Each line of the records needs to come back exactly as written.

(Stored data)
⁂

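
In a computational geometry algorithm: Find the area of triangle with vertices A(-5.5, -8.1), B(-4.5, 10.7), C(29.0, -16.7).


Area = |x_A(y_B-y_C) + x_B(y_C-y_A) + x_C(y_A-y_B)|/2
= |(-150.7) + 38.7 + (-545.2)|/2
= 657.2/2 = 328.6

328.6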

⁂

(Written solution)
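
In a computational geometry algorithm: Find the area of triangle with vertices A(-5.5, -8.1), B(-4.5, 10.7), C(29.0, -16.7).


Area = |x_A(y_B-y_C) + x_B(y_C-y_A) + x_C(y_A-y_B)|/2
= |(-150.7) + 38.7 + (-545.2)|/2
= 657.2/2 = 328.6

328.6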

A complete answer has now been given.